## [EXERCISE OBJECTIVE]
Using the records below, output the stretch that opens with the line containing "Let z(p, q)" and closes with the line containing "Answer: 1/125125 ≈ 7.9920e-6", exactly and including both lines, with nothing more.

## [INFORMATION PROVIDED]
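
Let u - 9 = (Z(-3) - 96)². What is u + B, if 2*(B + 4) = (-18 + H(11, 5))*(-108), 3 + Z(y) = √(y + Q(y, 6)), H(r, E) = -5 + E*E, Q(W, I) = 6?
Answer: 9701 - 198*√3 ≈ 9358.0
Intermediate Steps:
H(r, E) = -5 + E²
Z(y) = -3 + √(6 + y) (Z(y) = -3 + √(y + 6) = -3 + √(6 + y))
u = 9 + (-99 + √3)² (u = 9 + ((-3 + √(6 - 3)) - 96)² = 9 + ((-3 + √3) - 96)² = 9 + (-99 + √3)² ≈ 9470.0)
B = -112 (B = -4 + ((-18 + (-5 + 5²))*(-108))/2 = -4 + ((-18 + (-5 + 25))*(-108))/2 = -4 + ((-18 + 20)*(-108))/2 = -4 + (2*(-108))/2 = -4 + (½)*(-216) = -4 - 108 = -112)
u + B = (9813 - 198*√3) - 112 = 9701 - 198*√3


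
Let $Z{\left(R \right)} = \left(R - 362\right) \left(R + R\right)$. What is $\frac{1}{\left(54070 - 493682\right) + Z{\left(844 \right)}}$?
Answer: $\frac{1}{374004} \approx 2.6738 \cdot 10^{-6}$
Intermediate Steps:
$Z{\left(R \right)} = 2 R \left(-362 + R\right)$ ($Z{\left(R \right)} = \left(-362 + R\right) 2 R = 2 R \left(-362 + R\right)$)
$\frac{1}{\left(54070 - 493682\right) + Z{\left(844 \right)}} = \frac{1}{\left(54070 - 493682\right) + 2 \cdot 844 \left(-362 + 844\right)} = \frac{1}{-439612 + 2 \cdot 844 \cdot 482} = \frac{1}{-439612 + 813616} = \frac{1}{374004}$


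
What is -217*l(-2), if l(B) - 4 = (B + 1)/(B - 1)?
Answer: -2821/3 ≈ -940.33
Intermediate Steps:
l(B) = 4 + (1 + B)/(-1 + B) (l(B) = 4 + (B + 1)/(B - 1) = 4 + (1 + B)/(-1 + B))
-217*l(-2) = -217*(-3 + 5*(-2))/(-1 - 2) = -217*(-3 - 10)/(-3) = -(-217)*(-13)/3 = -217*13/3 = -2821/3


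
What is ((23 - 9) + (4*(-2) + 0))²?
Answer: 36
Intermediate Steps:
((23 - 9) + (4*(-2) + 0))² = (14 + (-8 + 0))² = (14 - 8)² = 6² = 36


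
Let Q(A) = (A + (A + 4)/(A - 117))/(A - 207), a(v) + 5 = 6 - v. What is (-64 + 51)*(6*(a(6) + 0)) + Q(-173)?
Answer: 43028001/110200 ≈ 390.45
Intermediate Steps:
a(v) = 1 - v (a(v) = -5 + (6 - v) = 1 - v)
Q(A) = (A + (4 + A)/(-117 + A))/(-207 + A)
(-64 + 51)*(6*(a(6) + 0)) + Q(-173) = (-64 + 51)*(6*((1 - 1*6) + 0)) + (4 + (-173)² - 116*(-173))/(24219 + (-173)² - 324*(-173)) = -78*((1 - 6) + 0) + (4 + 29929 + 20068)/(24219 + 29929 + 56052) = -78*(-5 + 0) + 50001/110200 = -78*(-5) + (1/110200)*50001 = -13*(-30) + 50001/110200 = 390 + 50001/110200 = 43028001/110200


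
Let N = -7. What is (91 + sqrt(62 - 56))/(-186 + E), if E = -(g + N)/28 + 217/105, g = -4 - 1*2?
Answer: -38220/77057 - 420*sqrt(6)/77057 ≈ -0.50935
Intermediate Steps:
g = -6 (g = -4 - 2 = -6)
E = 1063/420 (E = -(-6 - 7)/28 + 217/105 = -1*(-13)*(1/28) + 217*(1/105) = 13*(1/28) + 31/15 = 13/28 + 31/15 = 1063/420 ≈ 2.5310)
(91 + sqrt(62 - 56))/(-186 + E) = (91 + sqrt(62 - 56))/(-186 + 1063/420) = (91 + sqrt(6))/(-77057/420) = (91 + sqrt(6))*(-420/77057) = -38220/77057 - 420*sqrt(6)/77057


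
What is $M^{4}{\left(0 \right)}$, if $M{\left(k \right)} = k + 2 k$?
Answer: $0$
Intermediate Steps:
$M{\left(k \right)} = 3 k$
$M^{4}{\left(0 \right)} = \left(3 \cdot 0\right)^{4} = 0^{4} = 0$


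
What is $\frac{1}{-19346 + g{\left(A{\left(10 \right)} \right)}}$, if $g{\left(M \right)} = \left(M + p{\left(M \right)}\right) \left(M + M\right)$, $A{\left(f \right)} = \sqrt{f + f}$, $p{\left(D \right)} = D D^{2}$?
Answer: $- \frac{1}{18506} \approx -5.4036 \cdot 10^{-5}$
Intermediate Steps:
$p{\left(D \right)} = D^{3}$
$A{\left(f \right)} = \sqrt{2} \sqrt{f}$ ($A{\left(f \right)} = \sqrt{2 f} = \sqrt{2} \sqrt{f}$)
$g{\left(M \right)} = 2 M \left(M + M^{3}\right)$ ($g{\left(M \right)} = \left(M + M^{3}\right) \left(M + M\right) = \left(M + M^{3}\right) 2 M = 2 M \left(M + M^{3}\right)$)
$\frac{1}{-19346 + g{\left(A{\left(10 \right)} \right)}} = \frac{1}{-19346 + 2 \left(\sqrt{2} \sqrt{10}\right)^{2} \left(1 + \left(\sqrt{2} \sqrt{10}\right)^{2}\right)} = \frac{1}{-19346 + 2 \left(2 \sqrt{5}\right)^{2} \left(1 + \left(2 \sqrt{5}\right)^{2}\right)} = \frac{1}{-19346 + 2 \cdot 20 \left(1 + 20\right)} = \frac{1}{-19346 + 2 \cdot 20 \cdot 21} = \frac{1}{-19346 + 840} = \frac{1}{-18506} = - \frac{1}{18506}$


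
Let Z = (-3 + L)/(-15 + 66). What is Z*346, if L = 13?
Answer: 3460/51 ≈ 67.843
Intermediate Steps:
Z = 10/51 (Z = (-3 + 13)/(-15 + 66) = 10/51 ≈ 0.19608)
Z*346 = (10/51)*346 = 3460/51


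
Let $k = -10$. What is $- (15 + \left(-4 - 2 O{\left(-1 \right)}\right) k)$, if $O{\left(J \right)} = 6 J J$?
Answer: $-175$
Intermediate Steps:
$O{\left(J \right)} = 6 J^{2}$
$- (15 + \left(-4 - 2 O{\left(-1 \right)}\right) k) = - (15 + \left(-4 - 2 \cdot 6 \left(-1\right)^{2}\right) \left(-10\right)) = - (15 + \left(-4 - 2 \cdot 6 \cdot 1\right) \left(-10\right)) = - (15 + \left(-4 - 12\right) \left(-10\right)) = - (15 - -160) = - (15 + 160) = \left(-1\right) 175 = -175$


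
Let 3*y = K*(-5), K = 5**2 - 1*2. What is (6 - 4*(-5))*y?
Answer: -2990/3 ≈ -996.67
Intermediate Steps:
K = 23 (K = 25 - 2 = 23)
y = -115/3 (y = (23*(-5))/3 = (1/3)*(-115) = -115/3 ≈ -38.333)
(6 - 4*(-5))*y = (6 - 4*(-5))*(-115/3) = (6 + 20)*(-115/3) = 26*(-115/3) = -2990/3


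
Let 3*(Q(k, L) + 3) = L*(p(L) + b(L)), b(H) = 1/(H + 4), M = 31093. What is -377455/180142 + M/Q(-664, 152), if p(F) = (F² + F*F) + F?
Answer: -103077514903883/49506942750914 ≈ -2.0821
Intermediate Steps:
b(H) = 1/(4 + H)
p(F) = F + 2*F² (p(F) = (F² + F²) + F = 2*F² + F = F + 2*F²)
Q(k, L) = -3 + L*(1/(4 + L) + L*(1 + 2*L))/3 (Q(k, L) = -3 + (L*(L*(1 + 2*L) + 1/(4 + L)))/3 = -3 + (L*(1/(4 + L) + L*(1 + 2*L)))/3 = -3 + L*(1/(4 + L) + L*(1 + 2*L))/3)
-377455/180142 + M/Q(-664, 152) = -377455/180142 + 31093/(((152 + (-9 + 152²*(1 + 2*152))*(4 + 152))/(3*(4 + 152)))) = -377455*1/180142 + 31093/(((⅓)*(152 + (-9 + 23104*(1 + 304))*156)/156)) = -377455/180142 + 31093/(((⅓)*(1/156)*(152 + (-9 + 23104*305)*156))) = -377455/180142 + 31093/(((⅓)*(1/156)*(152 + (-9 + 7046720)*156))) = -377455/180142 + 31093/(((⅓)*(1/156)*(152 + 7046711*156))) = -377455/180142 + 31093/(((⅓)*(1/156)*(152 + 1099286916))) = -377455/180142 + 31093/(((⅓)*(1/156)*1099287068)) = -377455/180142 + 31093/(274821767/117) = -377455/180142 + 31093*(117/274821767) = -377455/180142 + 3637881/274821767 = -103077514903883/49506942750914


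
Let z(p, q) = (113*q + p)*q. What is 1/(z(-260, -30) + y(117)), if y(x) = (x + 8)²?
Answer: 1/125125 ≈ 7.9920e-6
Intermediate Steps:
y(x) = (8 + x)²
z(p, q) = q*(p + 113*q) (z(p, q) = (p + 113*q)*q = q*(p + 113*q))
1/(z(-260, -30) + y(117)) = 1/(-30*(-260 + 113*(-30)) + (8 + 117)²) = 1/(-30*(-260 - 3390) + 125²) = 1/(-30*(-3650) + 15625) = 1/(109500 + 15625) = 1/125125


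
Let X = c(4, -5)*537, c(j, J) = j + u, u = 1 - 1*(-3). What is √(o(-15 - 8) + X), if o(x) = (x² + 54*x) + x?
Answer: 2*√890 ≈ 59.666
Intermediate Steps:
u = 4 (u = 1 + 3 = 4)
c(j, J) = 4 + j (c(j, J) = j + 4 = 4 + j)
o(x) = x² + 55*x
X = 4296 (X = (4 + 4)*537 = 8*537 = 4296)
√(o(-15 - 8) + X) = √((-15 - 8)*(55 + (-15 - 8)) + 4296) = √(-23*(55 - 23) + 4296) = √(-23*32 + 4296) = √(-736 + 4296) = √3560 = 2*√890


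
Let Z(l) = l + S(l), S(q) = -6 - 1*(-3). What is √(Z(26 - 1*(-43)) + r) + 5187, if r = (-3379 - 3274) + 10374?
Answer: 5187 + √3787 ≈ 5248.5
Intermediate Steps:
r = 3721 (r = -6653 + 10374 = 3721)
S(q) = -3 (S(q) = -6 + 3 = -3)
Z(l) = -3 + l (Z(l) = l - 3 = -3 + l)
√(Z(26 - 1*(-43)) + r) + 5187 = √((-3 + (26 - 1*(-43))) + 3721) + 5187 = √((-3 + (26 + 43)) + 3721) + 5187 = √((-3 + 69) + 3721) + 5187 = √(66 + 3721) + 5187 = √3787 + 5187 = 5187 + √3787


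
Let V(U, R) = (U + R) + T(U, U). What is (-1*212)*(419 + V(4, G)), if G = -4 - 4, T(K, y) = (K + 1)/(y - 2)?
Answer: -88510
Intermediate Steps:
T(K, y) = (1 + K)/(-2 + y)
G = -8
V(U, R) = R + U + (1 + U)/(-2 + U) (V(U, R) = (U + R) + (1 + U)/(-2 + U) = (R + U) + (1 + U)/(-2 + U) = R + U + (1 + U)/(-2 + U))
(-1*212)*(419 + V(4, G)) = (-1*212)*(419 + (1 + 4 + (-2 + 4)*(-8 + 4))/(-2 + 4)) = -212*(419 + (1 + 4 + 2*(-4))/2) = -212*(419 + (1 + 4 - 8)/2) = -212*(419 + (½)*(-3)) = -212*(419 - 3/2) = -212*835/2 = -88510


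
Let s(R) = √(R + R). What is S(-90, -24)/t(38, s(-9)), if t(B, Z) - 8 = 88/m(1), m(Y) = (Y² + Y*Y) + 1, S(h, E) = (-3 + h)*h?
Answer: 12555/56 ≈ 224.20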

## [TASK OUTPUT]
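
Let z(p, q) = (113*q + p)*q. What is 1/(z(-260, -30) + y(117)), if y(x) = (x + 8)²?
Answer: 1/125125 ≈ 7.9920e-6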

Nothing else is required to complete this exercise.